AIM OF THE TASK: Your answer should consist only of the lines below from the one with "What is T⁷?" through the one with "For A = [[9, 21], [−2, −4]]", copied exactly.

SUPPLIED RECORDS:

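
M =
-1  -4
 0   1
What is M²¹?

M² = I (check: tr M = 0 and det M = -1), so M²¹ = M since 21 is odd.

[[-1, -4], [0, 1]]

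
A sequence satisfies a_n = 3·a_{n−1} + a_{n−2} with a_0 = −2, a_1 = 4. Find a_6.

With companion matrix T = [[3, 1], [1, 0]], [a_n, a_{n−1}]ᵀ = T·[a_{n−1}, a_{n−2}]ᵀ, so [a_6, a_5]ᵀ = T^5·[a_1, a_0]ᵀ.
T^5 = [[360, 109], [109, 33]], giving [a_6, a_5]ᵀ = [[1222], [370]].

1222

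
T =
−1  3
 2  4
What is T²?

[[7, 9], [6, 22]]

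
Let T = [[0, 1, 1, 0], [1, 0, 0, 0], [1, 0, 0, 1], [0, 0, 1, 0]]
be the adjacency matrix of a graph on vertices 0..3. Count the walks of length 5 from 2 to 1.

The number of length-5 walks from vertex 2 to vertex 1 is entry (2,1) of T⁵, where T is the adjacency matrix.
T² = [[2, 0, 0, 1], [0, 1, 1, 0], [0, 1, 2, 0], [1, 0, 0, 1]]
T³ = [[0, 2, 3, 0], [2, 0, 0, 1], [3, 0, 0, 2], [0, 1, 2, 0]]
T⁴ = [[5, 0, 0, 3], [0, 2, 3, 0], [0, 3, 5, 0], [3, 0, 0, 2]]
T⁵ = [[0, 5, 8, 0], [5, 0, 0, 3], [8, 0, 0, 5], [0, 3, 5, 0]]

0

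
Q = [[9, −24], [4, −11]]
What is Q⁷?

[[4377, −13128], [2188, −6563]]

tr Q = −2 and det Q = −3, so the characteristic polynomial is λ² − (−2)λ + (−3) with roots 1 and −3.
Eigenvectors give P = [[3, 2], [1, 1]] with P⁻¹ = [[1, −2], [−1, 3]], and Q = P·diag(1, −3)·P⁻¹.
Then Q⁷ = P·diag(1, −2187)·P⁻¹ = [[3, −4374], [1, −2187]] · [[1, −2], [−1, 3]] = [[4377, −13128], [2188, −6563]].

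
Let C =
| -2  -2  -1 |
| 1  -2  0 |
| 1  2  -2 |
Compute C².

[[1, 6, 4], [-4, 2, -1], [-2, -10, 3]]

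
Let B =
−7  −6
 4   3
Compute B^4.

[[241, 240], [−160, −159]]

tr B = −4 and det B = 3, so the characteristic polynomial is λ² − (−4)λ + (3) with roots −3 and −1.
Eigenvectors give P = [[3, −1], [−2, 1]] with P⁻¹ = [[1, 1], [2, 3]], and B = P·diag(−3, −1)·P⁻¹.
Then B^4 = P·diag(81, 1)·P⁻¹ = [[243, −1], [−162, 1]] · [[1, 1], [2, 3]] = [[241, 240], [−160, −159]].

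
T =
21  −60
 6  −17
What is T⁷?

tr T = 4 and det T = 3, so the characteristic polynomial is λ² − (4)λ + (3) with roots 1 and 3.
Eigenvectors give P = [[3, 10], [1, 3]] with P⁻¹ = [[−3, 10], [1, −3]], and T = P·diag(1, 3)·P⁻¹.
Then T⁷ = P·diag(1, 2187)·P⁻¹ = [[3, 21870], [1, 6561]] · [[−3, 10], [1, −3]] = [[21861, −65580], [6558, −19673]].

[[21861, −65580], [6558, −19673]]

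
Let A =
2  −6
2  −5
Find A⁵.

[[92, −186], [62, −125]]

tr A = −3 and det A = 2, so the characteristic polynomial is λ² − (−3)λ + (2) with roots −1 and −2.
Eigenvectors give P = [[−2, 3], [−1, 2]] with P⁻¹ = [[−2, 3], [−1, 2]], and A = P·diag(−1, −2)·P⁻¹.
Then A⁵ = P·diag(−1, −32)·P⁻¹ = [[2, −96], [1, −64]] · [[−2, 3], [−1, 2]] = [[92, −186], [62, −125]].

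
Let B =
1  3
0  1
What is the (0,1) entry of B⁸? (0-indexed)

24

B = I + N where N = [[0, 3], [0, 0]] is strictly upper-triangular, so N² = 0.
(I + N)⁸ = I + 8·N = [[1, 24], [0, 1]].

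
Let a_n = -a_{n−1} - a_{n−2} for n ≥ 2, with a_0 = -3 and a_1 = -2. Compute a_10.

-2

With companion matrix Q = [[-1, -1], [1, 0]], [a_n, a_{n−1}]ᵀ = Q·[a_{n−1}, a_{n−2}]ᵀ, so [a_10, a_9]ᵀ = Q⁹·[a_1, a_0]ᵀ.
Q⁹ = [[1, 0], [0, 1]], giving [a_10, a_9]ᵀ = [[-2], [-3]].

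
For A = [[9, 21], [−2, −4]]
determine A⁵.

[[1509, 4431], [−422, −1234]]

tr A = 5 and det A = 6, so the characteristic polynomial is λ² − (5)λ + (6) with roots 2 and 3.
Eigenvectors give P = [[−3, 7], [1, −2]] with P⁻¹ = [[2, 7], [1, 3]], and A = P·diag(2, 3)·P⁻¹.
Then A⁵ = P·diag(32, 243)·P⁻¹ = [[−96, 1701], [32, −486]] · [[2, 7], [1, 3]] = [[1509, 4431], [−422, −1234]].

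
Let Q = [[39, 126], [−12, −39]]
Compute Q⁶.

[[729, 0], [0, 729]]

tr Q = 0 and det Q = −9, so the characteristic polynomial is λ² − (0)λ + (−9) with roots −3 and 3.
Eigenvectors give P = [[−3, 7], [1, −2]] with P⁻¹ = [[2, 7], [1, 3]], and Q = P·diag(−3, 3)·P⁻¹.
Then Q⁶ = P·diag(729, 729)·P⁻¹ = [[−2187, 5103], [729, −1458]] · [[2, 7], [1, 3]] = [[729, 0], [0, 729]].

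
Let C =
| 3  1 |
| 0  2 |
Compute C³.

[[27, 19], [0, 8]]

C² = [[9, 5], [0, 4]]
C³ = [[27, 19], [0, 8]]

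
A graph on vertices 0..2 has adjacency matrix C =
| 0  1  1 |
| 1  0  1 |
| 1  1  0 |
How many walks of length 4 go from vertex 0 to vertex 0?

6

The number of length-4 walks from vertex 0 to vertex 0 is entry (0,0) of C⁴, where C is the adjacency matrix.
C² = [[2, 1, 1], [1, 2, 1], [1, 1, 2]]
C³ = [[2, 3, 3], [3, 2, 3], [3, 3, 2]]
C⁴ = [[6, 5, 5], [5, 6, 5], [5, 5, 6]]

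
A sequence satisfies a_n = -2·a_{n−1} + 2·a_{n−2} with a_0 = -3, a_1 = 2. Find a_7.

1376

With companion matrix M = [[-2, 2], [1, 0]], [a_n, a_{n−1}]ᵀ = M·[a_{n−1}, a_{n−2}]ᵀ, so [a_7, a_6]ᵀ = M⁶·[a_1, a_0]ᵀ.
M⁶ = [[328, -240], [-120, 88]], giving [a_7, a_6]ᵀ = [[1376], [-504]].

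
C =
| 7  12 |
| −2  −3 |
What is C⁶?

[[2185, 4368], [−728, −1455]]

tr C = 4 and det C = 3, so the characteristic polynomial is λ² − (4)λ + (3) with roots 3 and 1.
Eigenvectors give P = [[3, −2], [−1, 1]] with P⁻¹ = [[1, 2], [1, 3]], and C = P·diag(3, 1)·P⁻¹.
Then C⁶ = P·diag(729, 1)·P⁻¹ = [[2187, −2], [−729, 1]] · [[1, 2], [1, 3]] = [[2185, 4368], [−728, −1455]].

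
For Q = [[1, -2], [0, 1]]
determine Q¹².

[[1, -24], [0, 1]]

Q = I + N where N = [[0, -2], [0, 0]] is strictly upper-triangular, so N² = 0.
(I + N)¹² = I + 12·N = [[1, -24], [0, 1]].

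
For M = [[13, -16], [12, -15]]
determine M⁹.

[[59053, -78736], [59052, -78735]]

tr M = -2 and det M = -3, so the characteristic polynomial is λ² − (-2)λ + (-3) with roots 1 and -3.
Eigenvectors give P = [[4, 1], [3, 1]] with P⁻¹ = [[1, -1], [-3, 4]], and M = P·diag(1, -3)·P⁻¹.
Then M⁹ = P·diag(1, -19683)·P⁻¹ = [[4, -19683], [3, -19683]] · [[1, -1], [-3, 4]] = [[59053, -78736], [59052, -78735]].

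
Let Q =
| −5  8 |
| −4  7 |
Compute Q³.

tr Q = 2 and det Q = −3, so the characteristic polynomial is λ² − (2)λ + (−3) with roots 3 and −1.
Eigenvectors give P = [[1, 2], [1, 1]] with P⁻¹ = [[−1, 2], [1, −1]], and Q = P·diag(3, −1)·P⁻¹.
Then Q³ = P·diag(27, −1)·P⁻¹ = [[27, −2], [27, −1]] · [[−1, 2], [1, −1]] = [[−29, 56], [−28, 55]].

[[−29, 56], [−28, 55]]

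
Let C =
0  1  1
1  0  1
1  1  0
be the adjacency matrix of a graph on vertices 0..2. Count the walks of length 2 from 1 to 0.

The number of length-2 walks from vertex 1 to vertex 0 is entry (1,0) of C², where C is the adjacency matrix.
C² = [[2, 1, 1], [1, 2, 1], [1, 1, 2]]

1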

THE ANSWER:
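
What is T⁷?

tr T = 4 and det T = 3, so the characteristic polynomial is λ² − (4)λ + (3) with roots 1 and 3.
Eigenvectors give P = [[3, 10], [1, 3]] with P⁻¹ = [[−3, 10], [1, −3]], and T = P·diag(1, 3)·P⁻¹.
Then T⁷ = P·diag(1, 2187)·P⁻¹ = [[3, 21870], [1, 6561]] · [[−3, 10], [1, −3]] = [[21861, −65580], [6558, −19673]].

[[21861, −65580], [6558, −19673]]

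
Let A =
2  −6
2  −5
Find A⁵.

[[92, −186], [62, −125]]

tr A = −3 and det A = 2, so the characteristic polynomial is λ² − (−3)λ + (2) with roots −1 and −2.
Eigenvectors give P = [[−2, 3], [−1, 2]] with P⁻¹ = [[−2, 3], [−1, 2]], and A = P·diag(−1, −2)·P⁻¹.
Then A⁵ = P·diag(−1, −32)·P⁻¹ = [[2, −96], [1, −64]] · [[−2, 3], [−1, 2]] = [[92, −186], [62, −125]].

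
Let B =
1  3
0  1
What is the (0,1) entry of B⁸? (0-indexed)

24

B = I + N where N = [[0, 3], [0, 0]] is strictly upper-triangular, so N² = 0.
(I + N)⁸ = I + 8·N = [[1, 24], [0, 1]].

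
Let a_n = -a_{n−1} - a_{n−2} for n ≥ 2, with a_0 = -3 and a_1 = -2. Compute a_10.

-2

With companion matrix Q = [[-1, -1], [1, 0]], [a_n, a_{n−1}]ᵀ = Q·[a_{n−1}, a_{n−2}]ᵀ, so [a_10, a_9]ᵀ = Q⁹·[a_1, a_0]ᵀ.
Q⁹ = [[1, 0], [0, 1]], giving [a_10, a_9]ᵀ = [[-2], [-3]].

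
For A = [[9, 21], [−2, −4]]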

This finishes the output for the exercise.